(Dataset entries)
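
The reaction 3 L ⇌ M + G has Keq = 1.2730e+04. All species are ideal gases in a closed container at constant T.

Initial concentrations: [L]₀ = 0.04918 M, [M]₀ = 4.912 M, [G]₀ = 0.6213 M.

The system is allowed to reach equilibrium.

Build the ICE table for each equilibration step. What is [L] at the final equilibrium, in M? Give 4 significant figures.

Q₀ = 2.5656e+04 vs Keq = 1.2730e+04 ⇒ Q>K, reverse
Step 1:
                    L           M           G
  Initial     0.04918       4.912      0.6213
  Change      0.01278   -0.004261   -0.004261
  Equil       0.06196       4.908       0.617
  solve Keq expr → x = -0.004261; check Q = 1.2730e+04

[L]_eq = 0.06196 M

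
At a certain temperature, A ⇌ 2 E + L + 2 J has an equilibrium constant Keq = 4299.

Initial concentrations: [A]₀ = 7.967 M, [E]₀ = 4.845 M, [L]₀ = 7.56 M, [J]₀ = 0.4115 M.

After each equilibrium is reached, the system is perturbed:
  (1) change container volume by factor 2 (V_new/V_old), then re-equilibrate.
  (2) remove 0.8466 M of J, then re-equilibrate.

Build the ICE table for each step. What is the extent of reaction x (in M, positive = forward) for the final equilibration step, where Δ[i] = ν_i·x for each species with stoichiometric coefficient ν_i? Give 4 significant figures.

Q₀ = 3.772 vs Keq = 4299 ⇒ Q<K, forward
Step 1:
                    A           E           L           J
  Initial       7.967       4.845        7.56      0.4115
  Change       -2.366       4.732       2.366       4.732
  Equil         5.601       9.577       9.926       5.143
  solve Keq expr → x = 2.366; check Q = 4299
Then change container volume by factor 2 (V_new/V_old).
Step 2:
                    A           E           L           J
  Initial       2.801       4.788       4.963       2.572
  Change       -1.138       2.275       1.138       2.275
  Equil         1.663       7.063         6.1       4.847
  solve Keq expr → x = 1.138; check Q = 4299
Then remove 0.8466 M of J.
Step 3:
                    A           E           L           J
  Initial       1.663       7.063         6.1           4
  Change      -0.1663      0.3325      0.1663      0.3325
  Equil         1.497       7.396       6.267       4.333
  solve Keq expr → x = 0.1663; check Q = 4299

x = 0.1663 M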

__Work instructions__. All the entries are to be set down exactly as they appear.

__Output below__.
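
The reaction 3 L ⇌ M + G has Keq = 1.2730e+04. All species are ideal gases in a closed container at constant T.

Initial concentrations: [L]₀ = 0.04918 M, [M]₀ = 4.912 M, [G]₀ = 0.6213 M.

The system is allowed to reach equilibrium.

Build the ICE table for each equilibration step. What is [L] at the final equilibrium, in M? Give 4 significant figures.

Q₀ = 2.5656e+04 vs Keq = 1.2730e+04 ⇒ Q>K, reverse
Step 1:
                    L           M           G
  Initial     0.04918       4.912      0.6213
  Change      0.01278   -0.004261   -0.004261
  Equil       0.06196       4.908       0.617
  solve Keq expr → x = -0.004261; check Q = 1.2730e+04

[L]_eq = 0.06196 M

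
At a certain temperature, A ⇌ 2 E + L + 2 J has an equilibrium constant Keq = 4299.

Initial concentrations: [A]₀ = 7.967 M, [E]₀ = 4.845 M, [L]₀ = 7.56 M, [J]₀ = 0.4115 M.

After each equilibrium is reached, the system is perturbed:
  (1) change container volume by factor 2 (V_new/V_old), then re-equilibrate.
  (2) remove 0.8466 M of J, then re-equilibrate.

Build the ICE table for each step. What is the extent of reaction x (in M, positive = forward) for the final equilibration step, where Δ[i] = ν_i·x for each species with stoichiometric coefficient ν_i? Give 4 significant figures.

Q₀ = 3.772 vs Keq = 4299 ⇒ Q<K, forward
Step 1:
                    A           E           L           J
  Initial       7.967       4.845        7.56      0.4115
  Change       -2.366       4.732       2.366       4.732
  Equil         5.601       9.577       9.926       5.143
  solve Keq expr → x = 2.366; check Q = 4299
Then change container volume by factor 2 (V_new/V_old).
Step 2:
                    A           E           L           J
  Initial       2.801       4.788       4.963       2.572
  Change       -1.138       2.275       1.138       2.275
  Equil         1.663       7.063         6.1       4.847
  solve Keq expr → x = 1.138; check Q = 4299
Then remove 0.8466 M of J.
Step 3:
                    A           E           L           J
  Initial       1.663       7.063         6.1           4
  Change      -0.1663      0.3325      0.1663      0.3325
  Equil         1.497       7.396       6.267       4.333
  solve Keq expr → x = 0.1663; check Q = 4299

x = 0.1663 M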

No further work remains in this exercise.